## Directions
State how many lines of the records contain the string "strictest". Give the number alone.

## Supplied material
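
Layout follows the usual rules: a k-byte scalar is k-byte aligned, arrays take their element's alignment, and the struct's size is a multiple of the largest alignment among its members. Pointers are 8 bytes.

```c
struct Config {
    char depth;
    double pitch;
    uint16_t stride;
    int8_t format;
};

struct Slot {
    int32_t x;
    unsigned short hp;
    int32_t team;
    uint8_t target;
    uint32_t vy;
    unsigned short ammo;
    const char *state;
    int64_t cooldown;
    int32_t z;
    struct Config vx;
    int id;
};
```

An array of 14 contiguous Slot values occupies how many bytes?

Config: 0..1  depth  (1B, 1-aligned); 1..8  -- padding (7B); 8..16  pitch  (8B, 8-aligned); 16..18  stride  (2B, 2-aligned); 18..19  format  (1B, 1-aligned); 19..24  -- tail padding (5B); sizeof = 24, alignof = 8
0..4  x  (4B, 4-aligned)
4..6  hp  (2B, 2-aligned)
6..8  -- padding (2B)
8..12  team  (4B, 4-aligned)
12..13  target  (1B, 1-aligned)
13..16  -- padding (3B)
16..20  vy  (4B, 4-aligned)
20..22  ammo  (2B, 2-aligned)
22..24  -- padding (2B)
24..32  state  (8B, 8-aligned)
32..40  cooldown  (8B, 8-aligned)
40..44  z  (4B, 4-aligned)
44..48  -- padding (4B)
48..72  vx  (24B, 8-aligned)
72..76  id  (4B, 4-aligned)
76..80  -- tail padding (4B)
sizeof = 80, alignof = 8
array of 14: 14 × 80 = 1120

1120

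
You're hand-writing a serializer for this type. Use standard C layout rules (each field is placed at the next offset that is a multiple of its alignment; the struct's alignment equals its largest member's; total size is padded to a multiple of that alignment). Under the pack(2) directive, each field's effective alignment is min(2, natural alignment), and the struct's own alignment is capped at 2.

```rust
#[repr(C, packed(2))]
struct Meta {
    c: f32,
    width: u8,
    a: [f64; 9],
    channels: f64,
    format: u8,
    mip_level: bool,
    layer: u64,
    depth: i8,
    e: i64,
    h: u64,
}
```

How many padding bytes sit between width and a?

c at 0 (size 4, align 2) → ends 4
width at 4 (size 1, align 1) → ends 5
pad 1 to align 2 for a
a at 6 (size 72, align 2) → ends 78

1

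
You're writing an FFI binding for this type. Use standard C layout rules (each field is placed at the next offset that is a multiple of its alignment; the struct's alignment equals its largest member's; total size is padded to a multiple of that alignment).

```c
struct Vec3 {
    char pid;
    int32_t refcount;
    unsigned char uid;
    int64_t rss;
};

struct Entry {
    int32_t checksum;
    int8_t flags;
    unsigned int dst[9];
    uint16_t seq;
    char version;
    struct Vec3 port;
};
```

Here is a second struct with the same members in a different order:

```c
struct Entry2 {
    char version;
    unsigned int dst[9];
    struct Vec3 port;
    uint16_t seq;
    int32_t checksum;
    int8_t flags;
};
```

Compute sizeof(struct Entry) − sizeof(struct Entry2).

-8

Vec3: pid at 0 (size 1, align 1) → ends 1; pad 3 to align 4 for refcount; refcount at 4 (size 4, align 4) → ends 8; uid at 8 (size 1, align 1) → ends 9; pad 7 to align 8 for rss; rss at 16 (size 8, align 8) → ends 24; total 24 bytes, alignment 8
checksum at 0 (size 4, align 4) → ends 4
flags at 4 (size 1, align 1) → ends 5
pad 3 to align 4 for dst
dst at 8 (size 36, align 4) → ends 44
seq at 44 (size 2, align 2) → ends 46
version at 46 (size 1, align 1) → ends 47
pad 1 to align 8 for port
port at 48 (size 24, align 8) → ends 72
total 72 bytes, alignment 8
— Entry2 —
version at 0 (size 1, align 1) → ends 1
pad 3 to align 4 for dst
dst at 4 (size 36, align 4) → ends 40
port at 40 (size 24, align 8) → ends 64
seq at 64 (size 2, align 2) → ends 66
pad 2 to align 4 for checksum
checksum at 68 (size 4, align 4) → ends 72
flags at 72 (size 1, align 1) → ends 73
tail pad 7 to reach multiple of 8
total 80 bytes, alignment 8
72 − 80 = -8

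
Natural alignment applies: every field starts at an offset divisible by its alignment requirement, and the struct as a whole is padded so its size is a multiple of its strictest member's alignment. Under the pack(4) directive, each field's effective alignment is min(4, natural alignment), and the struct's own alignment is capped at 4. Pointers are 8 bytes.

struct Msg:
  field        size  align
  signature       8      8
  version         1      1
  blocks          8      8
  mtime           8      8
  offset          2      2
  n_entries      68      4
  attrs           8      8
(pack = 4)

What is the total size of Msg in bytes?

@0: signature [8B, align 4] → 8
@8: version [1B, align 1] → 9
+3 pad (align 4)
@12: blocks [8B, align 4] → 20
@20: mtime [8B, align 4] → 28
@28: offset [2B, align 2] → 30
+2 pad (align 4)
@32: n_entries [68B, align 4] → 100
@100: attrs [8B, align 4] → 108
size 108, align 4

108 bytes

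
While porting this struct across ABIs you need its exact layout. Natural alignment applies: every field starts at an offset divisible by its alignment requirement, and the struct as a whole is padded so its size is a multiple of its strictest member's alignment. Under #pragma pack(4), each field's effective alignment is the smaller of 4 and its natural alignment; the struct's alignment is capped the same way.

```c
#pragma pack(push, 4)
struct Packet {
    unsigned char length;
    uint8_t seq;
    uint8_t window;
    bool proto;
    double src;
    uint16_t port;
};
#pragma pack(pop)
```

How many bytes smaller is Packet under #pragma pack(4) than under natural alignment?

8

natural layout:
  @0: length [1B, align 1] → 1
  @1: seq [1B, align 1] → 2
  @2: window [1B, align 1] → 3
  @3: proto [1B, align 1] → 4
  +4 pad (align 8)
  @8: src [8B, align 8] → 16
  @16: port [2B, align 2] → 18
  +6 tail pad (align 8)
  size 24, align 8
packed(4) layout:
  @0: length [1B, align 1] → 1
  @1: seq [1B, align 1] → 2
  @2: window [1B, align 1] → 3
  @3: proto [1B, align 1] → 4
  @4: src [8B, align 4] → 12
  @12: port [2B, align 2] → 14
  +2 tail pad (align 4)
  size 16, align 4
24 − 16 = 8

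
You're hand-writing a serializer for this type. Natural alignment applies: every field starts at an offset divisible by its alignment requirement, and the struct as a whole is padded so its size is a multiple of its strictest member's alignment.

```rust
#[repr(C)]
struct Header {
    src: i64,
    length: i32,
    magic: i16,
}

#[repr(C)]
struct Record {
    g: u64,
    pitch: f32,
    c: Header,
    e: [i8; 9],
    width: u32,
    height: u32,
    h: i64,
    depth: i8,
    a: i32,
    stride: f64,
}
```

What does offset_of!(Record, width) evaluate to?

Header: 0..8  src  (8B, 8-aligned); 8..12  length  (4B, 4-aligned); 12..14  magic  (2B, 2-aligned); 14..16  -- tail padding (2B); sizeof = 16, alignof = 8
0..8  g  (8B, 8-aligned)
8..12  pitch  (4B, 4-aligned)
12..16  -- padding (4B)
16..32  c  (16B, 8-aligned)
32..41  e  (9B, 1-aligned)
41..44  -- padding (3B)
44..48  width  (4B, 4-aligned)

44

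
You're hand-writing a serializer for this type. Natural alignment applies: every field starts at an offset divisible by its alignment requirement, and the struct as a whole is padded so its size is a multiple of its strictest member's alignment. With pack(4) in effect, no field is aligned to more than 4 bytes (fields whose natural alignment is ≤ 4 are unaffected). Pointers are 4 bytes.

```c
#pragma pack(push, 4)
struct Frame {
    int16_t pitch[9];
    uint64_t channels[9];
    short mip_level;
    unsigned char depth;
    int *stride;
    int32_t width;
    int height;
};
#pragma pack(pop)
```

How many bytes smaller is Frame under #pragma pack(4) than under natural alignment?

natural layout:
  @0: pitch [18B, align 2] → 18
  +6 pad (align 8)
  @24: channels [72B, align 8] → 96
  @96: mip_level [2B, align 2] → 98
  @98: depth [1B, align 1] → 99
  +1 pad (align 4)
  @100: stride [4B, align 4] → 104
  @104: width [4B, align 4] → 108
  @108: height [4B, align 4] → 112
  size 112, align 8
packed(4) layout:
  @0: pitch [18B, align 2] → 18
  +2 pad (align 4)
  @20: channels [72B, align 4] → 92
  @92: mip_level [2B, align 2] → 94
  @94: depth [1B, align 1] → 95
  +1 pad (align 4)
  @96: stride [4B, align 4] → 100
  @100: width [4B, align 4] → 104
  @104: height [4B, align 4] → 108
  size 108, align 4
112 − 108 = 4

4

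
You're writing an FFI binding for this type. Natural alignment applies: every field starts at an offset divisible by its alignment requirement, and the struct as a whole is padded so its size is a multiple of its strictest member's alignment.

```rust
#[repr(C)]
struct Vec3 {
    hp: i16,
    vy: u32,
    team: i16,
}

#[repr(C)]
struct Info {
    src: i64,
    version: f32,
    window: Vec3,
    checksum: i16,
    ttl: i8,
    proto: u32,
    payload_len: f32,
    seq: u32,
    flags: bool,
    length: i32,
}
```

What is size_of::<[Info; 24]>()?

1152

Vec3: hp at 0 (size 2, align 2) → ends 2; pad 2 to align 4 for vy; vy at 4 (size 4, align 4) → ends 8; team at 8 (size 2, align 2) → ends 10; tail pad 2 to reach multiple of 4; total 12 bytes, alignment 4
src at 0 (size 8, align 8) → ends 8
version at 8 (size 4, align 4) → ends 12
window at 12 (size 12, align 4) → ends 24
checksum at 24 (size 2, align 2) → ends 26
ttl at 26 (size 1, align 1) → ends 27
pad 1 to align 4 for proto
proto at 28 (size 4, align 4) → ends 32
payload_len at 32 (size 4, align 4) → ends 36
seq at 36 (size 4, align 4) → ends 40
flags at 40 (size 1, align 1) → ends 41
pad 3 to align 4 for length
length at 44 (size 4, align 4) → ends 48
total 48 bytes, alignment 8
array of 24: 24 × 48 = 1152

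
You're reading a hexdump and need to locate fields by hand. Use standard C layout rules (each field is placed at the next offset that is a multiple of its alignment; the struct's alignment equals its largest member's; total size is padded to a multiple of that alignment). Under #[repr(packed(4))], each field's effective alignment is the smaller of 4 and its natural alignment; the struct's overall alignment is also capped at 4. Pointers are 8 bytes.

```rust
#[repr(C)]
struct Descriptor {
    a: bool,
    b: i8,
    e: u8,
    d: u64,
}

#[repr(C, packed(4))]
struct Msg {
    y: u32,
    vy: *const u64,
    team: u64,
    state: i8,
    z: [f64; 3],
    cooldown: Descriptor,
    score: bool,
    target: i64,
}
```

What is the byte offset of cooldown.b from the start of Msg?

Descriptor: 0..1  a  (1B, 1-aligned); 1..2  b  (1B, 1-aligned); 2..3  e  (1B, 1-aligned); 3..8  -- padding (5B); 8..16  d  (8B, 8-aligned); sizeof = 16, alignof = 8
0..4  y  (4B, 4-aligned)
4..12  vy  (8B, 4-aligned)
12..20  team  (8B, 4-aligned)
20..21  state  (1B, 1-aligned)
21..24  -- padding (3B)
24..48  z  (24B, 4-aligned)
48..64  cooldown  (16B, 4-aligned)
within Descriptor: b at 1
48 + 1 = 49

49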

## Answer for this exercise
5